> **About this task**:
Select from the records below every line that has the word "scheduled" in it.

Saved entries
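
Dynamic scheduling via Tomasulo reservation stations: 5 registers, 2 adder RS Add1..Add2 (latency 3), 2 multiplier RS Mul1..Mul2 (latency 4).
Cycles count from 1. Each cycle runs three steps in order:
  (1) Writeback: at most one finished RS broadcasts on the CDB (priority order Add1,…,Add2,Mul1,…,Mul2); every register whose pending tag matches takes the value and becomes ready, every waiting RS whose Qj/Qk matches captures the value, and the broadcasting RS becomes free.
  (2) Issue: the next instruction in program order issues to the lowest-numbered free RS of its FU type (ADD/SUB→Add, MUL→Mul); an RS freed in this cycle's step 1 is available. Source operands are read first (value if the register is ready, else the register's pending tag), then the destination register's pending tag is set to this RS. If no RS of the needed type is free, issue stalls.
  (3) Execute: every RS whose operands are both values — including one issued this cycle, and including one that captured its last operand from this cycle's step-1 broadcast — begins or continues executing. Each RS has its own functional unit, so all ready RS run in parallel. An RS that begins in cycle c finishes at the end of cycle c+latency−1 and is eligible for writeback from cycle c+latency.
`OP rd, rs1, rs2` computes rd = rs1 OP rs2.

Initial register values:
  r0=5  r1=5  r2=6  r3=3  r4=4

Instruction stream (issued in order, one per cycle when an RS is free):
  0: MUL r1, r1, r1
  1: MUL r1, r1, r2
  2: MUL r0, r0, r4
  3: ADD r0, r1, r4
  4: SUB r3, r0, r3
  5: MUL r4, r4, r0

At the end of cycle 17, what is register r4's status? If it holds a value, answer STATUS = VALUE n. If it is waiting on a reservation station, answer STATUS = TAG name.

STATUS = VALUE 616

  c1: issue MUL r1<-Mul1  regs: r0:5,r1:Mul1,r2:6,r3:3,r4:4
  c2: issue MUL r1<-Mul2  regs: r0:5,r1:Mul2,r2:6,r3:3,r4:4
  c3: stall  regs: r0:5,r1:Mul2,r2:6,r3:3,r4:4
  c4: stall  regs: r0:5,r1:Mul2,r2:6,r3:3,r4:4
  c5: CDB Mul1=25; issue MUL r0<-Mul1  regs: r0:Mul1,r1:Mul2,r2:6,r3:3,r4:4
  c6: issue ADD r0<-Add1  regs: r0:Add1,r1:Mul2,r2:6,r3:3,r4:4
  c7: issue SUB r3<-Add2  regs: r0:Add1,r1:Mul2,r2:6,r3:Add2,r4:4
  c8: stall  regs: r0:Add1,r1:Mul2,r2:6,r3:Add2,r4:4
  c9: CDB Mul1=20; issue MUL r4<-Mul1  regs: r0:Add1,r1:Mul2,r2:6,r3:Add2,r4:Mul1
  c10: CDB Mul2=150  regs: r0:Add1,r1:150,r2:6,r3:Add2,r4:Mul1
  c11: -  regs: r0:Add1,r1:150,r2:6,r3:Add2,r4:Mul1
  c12: -  regs: r0:Add1,r1:150,r2:6,r3:Add2,r4:Mul1
  c13: CDB Add1=154  regs: r0:154,r1:150,r2:6,r3:Add2,r4:Mul1
  c14: -  regs: r0:154,r1:150,r2:6,r3:Add2,r4:Mul1
  c15: -  regs: r0:154,r1:150,r2:6,r3:Add2,r4:Mul1
  c16: CDB Add2=151  regs: r0:154,r1:150,r2:6,r3:151,r4:Mul1
  c17: CDB Mul1=616  regs: r0:154,r1:150,r2:6,r3:151,r4:616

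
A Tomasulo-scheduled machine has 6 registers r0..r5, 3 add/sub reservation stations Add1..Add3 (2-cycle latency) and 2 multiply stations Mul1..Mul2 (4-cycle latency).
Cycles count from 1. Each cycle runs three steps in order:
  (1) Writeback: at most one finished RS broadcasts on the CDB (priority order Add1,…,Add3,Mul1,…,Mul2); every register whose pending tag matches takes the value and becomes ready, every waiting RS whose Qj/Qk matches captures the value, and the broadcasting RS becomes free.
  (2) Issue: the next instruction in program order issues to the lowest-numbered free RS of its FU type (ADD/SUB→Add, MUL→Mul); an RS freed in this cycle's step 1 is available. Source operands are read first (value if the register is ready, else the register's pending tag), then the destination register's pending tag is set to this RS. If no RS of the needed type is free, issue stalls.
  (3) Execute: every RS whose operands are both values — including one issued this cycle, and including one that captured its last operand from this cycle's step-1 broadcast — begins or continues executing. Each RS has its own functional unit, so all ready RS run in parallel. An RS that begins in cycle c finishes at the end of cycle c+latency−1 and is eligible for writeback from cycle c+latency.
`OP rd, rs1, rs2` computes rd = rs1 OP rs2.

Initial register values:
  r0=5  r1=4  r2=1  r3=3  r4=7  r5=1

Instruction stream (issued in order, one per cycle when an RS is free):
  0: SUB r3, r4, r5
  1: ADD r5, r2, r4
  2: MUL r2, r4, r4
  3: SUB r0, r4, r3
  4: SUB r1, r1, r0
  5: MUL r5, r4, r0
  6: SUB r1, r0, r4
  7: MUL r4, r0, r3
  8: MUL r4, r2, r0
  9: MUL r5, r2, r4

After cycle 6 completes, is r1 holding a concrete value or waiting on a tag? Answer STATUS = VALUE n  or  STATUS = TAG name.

STATUS = TAG Add2

c1: issue SUB r3<-Add1 | r0:5,r1:4,r2:1,r3:Add1,r4:7,r5:1
c2: issue ADD r5<-Add2 | r0:5,r1:4,r2:1,r3:Add1,r4:7,r5:Add2
c3: CDB Add1=6; issue MUL r2<-Mul1 | r0:5,r1:4,r2:Mul1,r3:6,r4:7,r5:Add2
c4: CDB Add2=8; issue SUB r0<-Add1 | r0:Add1,r1:4,r2:Mul1,r3:6,r4:7,r5:8
c5: issue SUB r1<-Add2 | r0:Add1,r1:Add2,r2:Mul1,r3:6,r4:7,r5:8
c6: CDB Add1=1; issue MUL r5<-Mul2 | r0:1,r1:Add2,r2:Mul1,r3:6,r4:7,r5:Mul2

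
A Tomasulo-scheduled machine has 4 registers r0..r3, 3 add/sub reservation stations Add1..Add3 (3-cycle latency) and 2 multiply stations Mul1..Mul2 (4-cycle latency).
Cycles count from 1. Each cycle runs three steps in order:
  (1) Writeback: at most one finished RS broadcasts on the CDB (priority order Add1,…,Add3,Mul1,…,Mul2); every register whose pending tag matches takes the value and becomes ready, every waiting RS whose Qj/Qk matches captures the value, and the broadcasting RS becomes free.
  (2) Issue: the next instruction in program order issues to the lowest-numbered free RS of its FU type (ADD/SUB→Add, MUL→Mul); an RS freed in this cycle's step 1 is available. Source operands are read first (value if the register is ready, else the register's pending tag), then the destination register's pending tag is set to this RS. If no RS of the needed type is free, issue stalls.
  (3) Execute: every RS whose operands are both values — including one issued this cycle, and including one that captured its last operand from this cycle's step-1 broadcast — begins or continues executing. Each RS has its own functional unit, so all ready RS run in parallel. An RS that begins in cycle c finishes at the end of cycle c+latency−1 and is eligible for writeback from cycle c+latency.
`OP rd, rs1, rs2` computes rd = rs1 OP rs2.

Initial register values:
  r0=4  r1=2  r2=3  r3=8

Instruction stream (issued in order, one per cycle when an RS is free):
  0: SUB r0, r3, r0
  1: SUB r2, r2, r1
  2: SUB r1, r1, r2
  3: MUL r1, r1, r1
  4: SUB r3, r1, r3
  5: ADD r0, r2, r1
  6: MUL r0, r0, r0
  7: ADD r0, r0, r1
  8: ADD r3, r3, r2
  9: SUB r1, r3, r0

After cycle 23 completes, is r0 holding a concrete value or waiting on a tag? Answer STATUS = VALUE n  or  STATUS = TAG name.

STATUS = VALUE 5

  c1: issue SUB r0<-Add1  regs: r0:Add1,r1:2,r2:3,r3:8
  c2: issue SUB r2<-Add2  regs: r0:Add1,r1:2,r2:Add2,r3:8
  c3: issue SUB r1<-Add3  regs: r0:Add1,r1:Add3,r2:Add2,r3:8
  c4: CDB Add1=4; issue MUL r1<-Mul1  regs: r0:4,r1:Mul1,r2:Add2,r3:8
  c5: CDB Add2=1; issue SUB r3<-Add1  regs: r0:4,r1:Mul1,r2:1,r3:Add1
  c6: issue ADD r0<-Add2  regs: r0:Add2,r1:Mul1,r2:1,r3:Add1
  c7: issue MUL r0<-Mul2  regs: r0:Mul2,r1:Mul1,r2:1,r3:Add1
  c8: CDB Add3=1; issue ADD r0<-Add3  regs: r0:Add3,r1:Mul1,r2:1,r3:Add1
  c9: stall  regs: r0:Add3,r1:Mul1,r2:1,r3:Add1
  c10: stall  regs: r0:Add3,r1:Mul1,r2:1,r3:Add1
  c11: stall  regs: r0:Add3,r1:Mul1,r2:1,r3:Add1
  c12: CDB Mul1=1; stall  regs: r0:Add3,r1:1,r2:1,r3:Add1
  c13: stall  regs: r0:Add3,r1:1,r2:1,r3:Add1
  c14: stall  regs: r0:Add3,r1:1,r2:1,r3:Add1
  c15: CDB Add1=-7; issue ADD r3<-Add1  regs: r0:Add3,r1:1,r2:1,r3:Add1
  c16: CDB Add2=2; issue SUB r1<-Add2  regs: r0:Add3,r1:Add2,r2:1,r3:Add1
  c17: -  regs: r0:Add3,r1:Add2,r2:1,r3:Add1
  c18: CDB Add1=-6  regs: r0:Add3,r1:Add2,r2:1,r3:-6
  c19: -  regs: r0:Add3,r1:Add2,r2:1,r3:-6
  c20: CDB Mul2=4  regs: r0:Add3,r1:Add2,r2:1,r3:-6
  c21: -  regs: r0:Add3,r1:Add2,r2:1,r3:-6
  c22: -  regs: r0:Add3,r1:Add2,r2:1,r3:-6
  c23: CDB Add3=5  regs: r0:5,r1:Add2,r2:1,r3:-6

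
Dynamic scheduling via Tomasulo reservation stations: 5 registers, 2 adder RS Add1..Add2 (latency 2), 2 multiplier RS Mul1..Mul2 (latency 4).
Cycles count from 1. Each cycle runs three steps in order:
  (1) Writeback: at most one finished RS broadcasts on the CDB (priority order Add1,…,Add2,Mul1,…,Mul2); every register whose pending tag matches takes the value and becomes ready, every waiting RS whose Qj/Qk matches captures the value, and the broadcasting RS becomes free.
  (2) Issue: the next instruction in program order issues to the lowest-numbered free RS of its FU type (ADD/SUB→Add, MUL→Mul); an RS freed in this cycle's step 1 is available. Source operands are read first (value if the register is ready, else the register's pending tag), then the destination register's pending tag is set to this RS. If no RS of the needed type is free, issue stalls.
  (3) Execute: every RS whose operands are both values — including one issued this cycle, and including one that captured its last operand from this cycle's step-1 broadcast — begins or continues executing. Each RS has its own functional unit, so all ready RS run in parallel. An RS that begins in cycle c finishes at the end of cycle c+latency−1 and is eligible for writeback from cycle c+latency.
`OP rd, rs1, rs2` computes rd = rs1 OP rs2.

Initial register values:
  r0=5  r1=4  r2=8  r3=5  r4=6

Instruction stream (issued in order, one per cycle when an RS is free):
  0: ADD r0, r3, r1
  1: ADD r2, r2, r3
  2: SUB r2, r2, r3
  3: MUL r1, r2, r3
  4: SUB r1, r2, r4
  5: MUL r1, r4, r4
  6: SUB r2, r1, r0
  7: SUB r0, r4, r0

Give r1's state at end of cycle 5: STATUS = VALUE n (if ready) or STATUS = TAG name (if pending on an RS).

  c1: issue ADD r0<-Add1  regs: r0:Add1,r1:4,r2:8,r3:5,r4:6
  c2: issue ADD r2<-Add2  regs: r0:Add1,r1:4,r2:Add2,r3:5,r4:6
  c3: CDB Add1=9; issue SUB r2<-Add1  regs: r0:9,r1:4,r2:Add1,r3:5,r4:6
  c4: CDB Add2=13; issue MUL r1<-Mul1  regs: r0:9,r1:Mul1,r2:Add1,r3:5,r4:6
  c5: issue SUB r1<-Add2  regs: r0:9,r1:Add2,r2:Add1,r3:5,r4:6

STATUS = TAG Add2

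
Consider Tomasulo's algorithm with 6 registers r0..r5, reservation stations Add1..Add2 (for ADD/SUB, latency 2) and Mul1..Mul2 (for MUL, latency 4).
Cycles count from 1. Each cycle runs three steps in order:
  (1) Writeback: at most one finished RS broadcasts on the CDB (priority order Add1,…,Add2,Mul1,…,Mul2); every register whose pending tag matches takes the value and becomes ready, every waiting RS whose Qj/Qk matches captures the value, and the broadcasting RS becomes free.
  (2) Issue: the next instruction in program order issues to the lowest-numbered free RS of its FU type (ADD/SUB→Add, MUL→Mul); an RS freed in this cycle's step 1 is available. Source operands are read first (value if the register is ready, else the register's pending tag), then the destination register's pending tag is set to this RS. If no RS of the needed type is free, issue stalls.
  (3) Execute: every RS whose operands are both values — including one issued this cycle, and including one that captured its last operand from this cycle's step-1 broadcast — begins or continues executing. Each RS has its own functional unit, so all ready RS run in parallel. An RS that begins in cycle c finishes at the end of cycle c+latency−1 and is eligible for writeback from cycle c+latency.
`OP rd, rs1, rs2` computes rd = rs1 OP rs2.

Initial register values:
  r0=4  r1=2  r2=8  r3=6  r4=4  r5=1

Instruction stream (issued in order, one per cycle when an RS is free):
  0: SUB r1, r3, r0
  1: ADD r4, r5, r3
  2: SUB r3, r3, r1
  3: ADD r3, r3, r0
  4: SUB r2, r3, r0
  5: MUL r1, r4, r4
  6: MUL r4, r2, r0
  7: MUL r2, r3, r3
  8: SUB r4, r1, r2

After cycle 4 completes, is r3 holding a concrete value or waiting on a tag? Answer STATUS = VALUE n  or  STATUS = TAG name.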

> **Response to the task**:
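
A Tomasulo-scheduled machine has 6 registers r0..r5, 3 add/sub reservation stations Add1..Add3 (2-cycle latency) and 2 multiply stations Mul1..Mul2 (4-cycle latency).
A Tomasulo-scheduled machine has 4 registers r0..r3, 3 add/sub reservation stations Add1..Add3 (3-cycle latency) and 2 multiply stations Mul1..Mul2 (4-cycle latency).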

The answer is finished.